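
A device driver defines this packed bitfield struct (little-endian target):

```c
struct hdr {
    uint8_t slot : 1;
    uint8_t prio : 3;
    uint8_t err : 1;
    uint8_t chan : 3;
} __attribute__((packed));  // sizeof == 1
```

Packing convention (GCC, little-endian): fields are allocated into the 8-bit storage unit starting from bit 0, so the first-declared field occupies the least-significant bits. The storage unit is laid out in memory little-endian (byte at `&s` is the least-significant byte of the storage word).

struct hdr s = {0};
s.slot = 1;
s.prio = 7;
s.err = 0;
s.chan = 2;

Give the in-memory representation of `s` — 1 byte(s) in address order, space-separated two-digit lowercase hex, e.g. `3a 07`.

4f

slot (1b) val=1 bits=0x1 at bit 0: 0x01
prio (3b) val=7 bits=0x7 at bit 1: 0x0f
err (1b) val=0 bits=0x0 at bit 4: 0x0f
chan (3b) val=2 bits=0x2 at bit 5: 0x4f
word = 0x4f → little-endian bytes:
  [0]=0x4f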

- _TASK BRIEF_
Produce the entries above once more, identical in every detail.

- _RESULT FOR THIS EXERCISE_
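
A device driver defines this packed bitfield struct (little-endian target):

```c
struct hdr {
    uint8_t slot : 1;
    uint8_t prio : 3;
    uint8_t err : 1;
    uint8_t chan : 3;
} __attribute__((packed));  // sizeof == 1
```

Packing convention (GCC, little-endian): fields are allocated into the 8-bit storage unit starting from bit 0, so the first-declared field occupies the least-significant bits. The storage unit is laid out in memory little-endian (byte at `&s` is the least-significant byte of the storage word).

struct hdr s = {0};
s.slot = 1;
s.prio = 7;
s.err = 0;
s.chan = 2;

Give the in-memory representation of `s` — 1 byte(s) in address order, space-separated two-digit lowercase hex, e.g. `3a 07`.

4f

slot (1b) val=1 bits=0x1 at bit 0: 0x01
prio (3b) val=7 bits=0x7 at bit 1: 0x0f
err (1b) val=0 bits=0x0 at bit 4: 0x0f
chan (3b) val=2 bits=0x2 at bit 5: 0x4f
word = 0x4f → little-endian bytes:
  [0]=0x4f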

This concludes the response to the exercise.